What is needed: In the listing below, transcribe the line that contains "Recover the wave" and all lines following it, ending with the last line. Add nothing.

Material for this task:
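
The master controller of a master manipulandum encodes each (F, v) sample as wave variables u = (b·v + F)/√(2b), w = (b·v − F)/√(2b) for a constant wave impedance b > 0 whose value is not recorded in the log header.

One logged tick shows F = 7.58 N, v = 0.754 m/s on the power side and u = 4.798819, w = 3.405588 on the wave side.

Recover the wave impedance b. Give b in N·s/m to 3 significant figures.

b = 59.2 N·s/m

u + w = 8.204407;  u + w = √(2b)·v, so √(2b) = 8.204407/0.754 = 10.881176.
b = (√(2b))²/2 = 118.400000/2 = 59.200000.
(Check via u − w = 2F/√(2b): u − w = 1.393231, 2F/√(2b) = 1.393232.)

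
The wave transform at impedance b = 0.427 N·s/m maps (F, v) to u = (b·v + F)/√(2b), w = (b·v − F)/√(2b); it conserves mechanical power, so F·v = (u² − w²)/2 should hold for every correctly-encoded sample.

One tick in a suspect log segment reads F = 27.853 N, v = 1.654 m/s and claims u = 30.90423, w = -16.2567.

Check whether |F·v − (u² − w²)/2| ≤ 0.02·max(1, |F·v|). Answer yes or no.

no

F·v = 27.853×1.654 = 46.06886 W.
(u² − w²)/2 = (955.07143 − 264.28029)/2 = 345.39557 W.
|Δ| = 299.32671;  2% of max(1, |F·v|) = 0.92138.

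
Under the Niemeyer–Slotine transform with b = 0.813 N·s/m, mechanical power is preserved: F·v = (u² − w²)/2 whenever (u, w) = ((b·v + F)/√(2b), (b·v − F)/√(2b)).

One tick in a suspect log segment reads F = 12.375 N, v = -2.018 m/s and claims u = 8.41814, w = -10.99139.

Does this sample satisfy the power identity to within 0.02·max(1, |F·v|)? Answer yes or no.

F·v = 12.375×(-2.018) = -24.9727 W.
(u² − w²)/2 = (70.8651 − 120.8107)/2 = -24.9728 W.
|Δ| = 0.0000;  2% of max(1, |F·v|) = 0.4995.

yes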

Your solution:
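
Recover the wave impedance b. Give b in N·s/m to 3 significant figures.

b = 59.2 N·s/m

u + w = 8.204407;  u + w = √(2b)·v, so √(2b) = 8.204407/0.754 = 10.881176.
b = (√(2b))²/2 = 118.400000/2 = 59.200000.
(Check via u − w = 2F/√(2b): u − w = 1.393231, 2F/√(2b) = 1.393232.)

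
The wave transform at impedance b = 0.427 N·s/m maps (F, v) to u = (b·v + F)/√(2b), w = (b·v − F)/√(2b); it conserves mechanical power, so F·v = (u² − w²)/2 should hold for every correctly-encoded sample.

One tick in a suspect log segment reads F = 27.853 N, v = 1.654 m/s and claims u = 30.90423, w = -16.2567.

Check whether |F·v − (u² − w²)/2| ≤ 0.02·max(1, |F·v|). Answer yes or no.

no

F·v = 27.853×1.654 = 46.06886 W.
(u² − w²)/2 = (955.07143 − 264.28029)/2 = 345.39557 W.
|Δ| = 299.32671;  2% of max(1, |F·v|) = 0.92138.

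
Under the Niemeyer–Slotine transform with b = 0.813 N·s/m, mechanical power is preserved: F·v = (u² − w²)/2 whenever (u, w) = ((b·v + F)/√(2b), (b·v − F)/√(2b)).

One tick in a suspect log segment reads F = 12.375 N, v = -2.018 m/s and claims u = 8.41814, w = -10.99139.

Does this sample satisfy the power identity to within 0.02·max(1, |F·v|)? Answer yes or no.

F·v = 12.375×(-2.018) = -24.9727 W.
(u² − w²)/2 = (70.8651 − 120.8107)/2 = -24.9728 W.
|Δ| = 0.0000;  2% of max(1, |F·v|) = 0.4995.

yes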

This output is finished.